Work item> Each line of the listing below containing the word "Consider" should be returned.
..........
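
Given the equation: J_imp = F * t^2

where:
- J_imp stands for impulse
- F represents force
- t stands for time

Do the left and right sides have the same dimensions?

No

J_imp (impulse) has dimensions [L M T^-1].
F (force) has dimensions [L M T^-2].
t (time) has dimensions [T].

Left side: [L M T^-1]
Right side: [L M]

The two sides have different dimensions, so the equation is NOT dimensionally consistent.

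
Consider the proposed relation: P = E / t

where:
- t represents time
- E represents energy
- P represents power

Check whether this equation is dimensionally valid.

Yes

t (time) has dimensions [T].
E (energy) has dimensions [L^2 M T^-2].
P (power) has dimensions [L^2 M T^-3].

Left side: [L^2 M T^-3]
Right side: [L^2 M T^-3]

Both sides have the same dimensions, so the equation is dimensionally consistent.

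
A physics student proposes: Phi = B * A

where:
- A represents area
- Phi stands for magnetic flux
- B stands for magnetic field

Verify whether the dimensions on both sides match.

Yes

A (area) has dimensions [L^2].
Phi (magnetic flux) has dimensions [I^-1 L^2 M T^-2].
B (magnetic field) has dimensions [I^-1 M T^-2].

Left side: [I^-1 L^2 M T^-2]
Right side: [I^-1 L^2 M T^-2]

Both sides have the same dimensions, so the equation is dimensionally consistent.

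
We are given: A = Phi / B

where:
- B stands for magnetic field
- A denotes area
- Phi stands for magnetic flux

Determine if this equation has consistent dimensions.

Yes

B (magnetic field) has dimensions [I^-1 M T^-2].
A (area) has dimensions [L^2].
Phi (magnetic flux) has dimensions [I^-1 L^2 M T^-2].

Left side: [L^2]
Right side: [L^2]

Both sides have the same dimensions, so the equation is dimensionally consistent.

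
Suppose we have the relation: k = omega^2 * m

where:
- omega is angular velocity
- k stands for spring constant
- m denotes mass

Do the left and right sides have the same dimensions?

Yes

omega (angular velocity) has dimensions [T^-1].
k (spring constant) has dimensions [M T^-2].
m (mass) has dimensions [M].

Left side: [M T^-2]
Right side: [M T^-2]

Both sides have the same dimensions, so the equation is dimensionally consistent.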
..........
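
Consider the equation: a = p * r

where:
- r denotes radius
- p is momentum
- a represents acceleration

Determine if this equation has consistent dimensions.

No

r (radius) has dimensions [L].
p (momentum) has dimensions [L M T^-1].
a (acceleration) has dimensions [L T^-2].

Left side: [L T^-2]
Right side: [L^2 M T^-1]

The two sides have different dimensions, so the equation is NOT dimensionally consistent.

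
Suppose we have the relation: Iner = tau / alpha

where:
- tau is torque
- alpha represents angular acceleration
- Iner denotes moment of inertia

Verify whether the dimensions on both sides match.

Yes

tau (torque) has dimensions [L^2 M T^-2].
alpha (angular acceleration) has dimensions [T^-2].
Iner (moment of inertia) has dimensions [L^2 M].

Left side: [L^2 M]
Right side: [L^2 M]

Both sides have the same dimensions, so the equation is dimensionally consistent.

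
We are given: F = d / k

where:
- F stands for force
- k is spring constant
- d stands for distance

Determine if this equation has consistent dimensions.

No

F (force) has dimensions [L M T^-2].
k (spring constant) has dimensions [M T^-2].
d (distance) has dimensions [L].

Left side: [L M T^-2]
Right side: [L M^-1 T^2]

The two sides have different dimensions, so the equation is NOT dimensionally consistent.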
..........
Solution>
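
Consider the proposed relation: P = E / t
Consider the equation: a = p * r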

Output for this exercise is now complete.